Assignment >> Your answer should consist only of the lines below from the one with "We want to compute" through the one with "In a factorized", copied exactly.

Dataset records >>
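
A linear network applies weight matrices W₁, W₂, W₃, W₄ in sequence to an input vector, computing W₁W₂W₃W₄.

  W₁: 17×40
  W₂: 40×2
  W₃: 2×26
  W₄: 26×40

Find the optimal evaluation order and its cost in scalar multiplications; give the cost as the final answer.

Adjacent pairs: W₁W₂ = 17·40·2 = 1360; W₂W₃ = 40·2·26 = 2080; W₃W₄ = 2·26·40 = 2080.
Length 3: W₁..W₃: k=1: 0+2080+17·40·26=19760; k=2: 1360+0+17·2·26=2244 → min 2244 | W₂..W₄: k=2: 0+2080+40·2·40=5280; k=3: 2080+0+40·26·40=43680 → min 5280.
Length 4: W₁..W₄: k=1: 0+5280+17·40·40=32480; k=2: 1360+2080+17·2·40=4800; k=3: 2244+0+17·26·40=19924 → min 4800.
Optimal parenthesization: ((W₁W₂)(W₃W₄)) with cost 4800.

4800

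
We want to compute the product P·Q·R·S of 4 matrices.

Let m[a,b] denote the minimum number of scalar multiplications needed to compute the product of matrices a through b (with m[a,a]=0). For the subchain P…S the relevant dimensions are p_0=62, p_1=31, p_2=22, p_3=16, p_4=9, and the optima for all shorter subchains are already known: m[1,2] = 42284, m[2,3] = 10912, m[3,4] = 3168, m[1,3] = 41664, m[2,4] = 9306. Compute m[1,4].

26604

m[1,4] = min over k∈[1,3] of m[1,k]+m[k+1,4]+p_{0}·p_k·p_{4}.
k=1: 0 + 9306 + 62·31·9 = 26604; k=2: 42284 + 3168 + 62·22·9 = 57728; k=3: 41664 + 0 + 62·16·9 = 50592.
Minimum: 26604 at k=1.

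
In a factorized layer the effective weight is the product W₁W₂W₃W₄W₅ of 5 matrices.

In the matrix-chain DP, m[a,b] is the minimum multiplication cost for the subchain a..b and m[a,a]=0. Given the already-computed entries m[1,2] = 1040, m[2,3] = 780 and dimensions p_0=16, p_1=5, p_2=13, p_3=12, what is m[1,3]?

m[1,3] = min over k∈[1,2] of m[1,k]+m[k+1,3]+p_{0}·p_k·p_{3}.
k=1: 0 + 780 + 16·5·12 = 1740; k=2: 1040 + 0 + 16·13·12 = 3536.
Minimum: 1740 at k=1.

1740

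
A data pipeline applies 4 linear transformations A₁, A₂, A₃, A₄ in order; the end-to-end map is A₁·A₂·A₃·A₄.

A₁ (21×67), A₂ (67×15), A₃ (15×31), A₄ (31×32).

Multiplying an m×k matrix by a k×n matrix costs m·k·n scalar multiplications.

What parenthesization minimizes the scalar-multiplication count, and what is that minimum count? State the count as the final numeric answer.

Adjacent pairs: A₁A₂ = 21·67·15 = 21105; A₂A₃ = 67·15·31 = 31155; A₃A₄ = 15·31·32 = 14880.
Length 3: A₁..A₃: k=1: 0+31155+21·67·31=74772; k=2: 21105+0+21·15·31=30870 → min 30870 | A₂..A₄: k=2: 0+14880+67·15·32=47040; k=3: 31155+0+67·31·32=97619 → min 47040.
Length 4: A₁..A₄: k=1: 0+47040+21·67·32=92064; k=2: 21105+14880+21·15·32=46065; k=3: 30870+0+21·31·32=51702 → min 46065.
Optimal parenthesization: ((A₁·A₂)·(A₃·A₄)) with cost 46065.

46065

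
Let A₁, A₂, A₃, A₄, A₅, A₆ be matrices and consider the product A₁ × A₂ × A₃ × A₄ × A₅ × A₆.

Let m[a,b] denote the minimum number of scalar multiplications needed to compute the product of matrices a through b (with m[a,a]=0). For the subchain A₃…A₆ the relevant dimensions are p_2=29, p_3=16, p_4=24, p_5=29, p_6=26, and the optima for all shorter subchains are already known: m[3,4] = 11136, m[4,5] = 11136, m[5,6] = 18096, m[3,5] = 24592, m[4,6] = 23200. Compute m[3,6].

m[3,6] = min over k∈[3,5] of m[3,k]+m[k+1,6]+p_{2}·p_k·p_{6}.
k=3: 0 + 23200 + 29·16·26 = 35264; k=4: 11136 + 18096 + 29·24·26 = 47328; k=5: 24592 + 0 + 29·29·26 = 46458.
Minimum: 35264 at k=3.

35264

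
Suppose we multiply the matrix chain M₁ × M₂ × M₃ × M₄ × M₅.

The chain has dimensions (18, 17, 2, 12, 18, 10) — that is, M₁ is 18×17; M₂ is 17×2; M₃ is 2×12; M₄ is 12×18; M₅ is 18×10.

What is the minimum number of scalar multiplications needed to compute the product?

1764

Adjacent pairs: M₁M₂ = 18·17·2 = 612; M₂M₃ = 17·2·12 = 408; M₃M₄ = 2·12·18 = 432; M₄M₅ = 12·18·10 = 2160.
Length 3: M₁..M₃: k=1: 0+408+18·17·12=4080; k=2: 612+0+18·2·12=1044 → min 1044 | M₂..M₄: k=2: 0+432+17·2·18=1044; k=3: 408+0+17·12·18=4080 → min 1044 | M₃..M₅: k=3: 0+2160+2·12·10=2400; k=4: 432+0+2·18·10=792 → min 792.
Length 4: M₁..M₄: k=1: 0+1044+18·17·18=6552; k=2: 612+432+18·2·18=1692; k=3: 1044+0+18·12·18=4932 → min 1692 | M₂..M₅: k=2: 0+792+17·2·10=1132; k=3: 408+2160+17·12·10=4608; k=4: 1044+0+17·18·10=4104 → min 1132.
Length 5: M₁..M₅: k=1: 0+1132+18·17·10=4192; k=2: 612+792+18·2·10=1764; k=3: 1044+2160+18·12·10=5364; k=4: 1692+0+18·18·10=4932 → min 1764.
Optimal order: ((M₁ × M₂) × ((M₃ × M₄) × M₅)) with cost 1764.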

Worked solution >>
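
We want to compute the product P·Q·R·S of 4 matrices.

Let m[a,b] denote the minimum number of scalar multiplications needed to compute the product of matrices a through b (with m[a,a]=0). For the subchain P…S the relevant dimensions are p_0=62, p_1=31, p_2=22, p_3=16, p_4=9, and the optima for all shorter subchains are already known: m[1,2] = 42284, m[2,3] = 10912, m[3,4] = 3168, m[1,3] = 41664, m[2,4] = 9306. Compute m[1,4].

26604

m[1,4] = min over k∈[1,3] of m[1,k]+m[k+1,4]+p_{0}·p_k·p_{4}.
k=1: 0 + 9306 + 62·31·9 = 26604; k=2: 42284 + 3168 + 62·22·9 = 57728; k=3: 41664 + 0 + 62·16·9 = 50592.
Minimum: 26604 at k=1.

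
In a factorized layer the effective weight is the product W₁W₂W₃W₄W₅ of 5 matrices.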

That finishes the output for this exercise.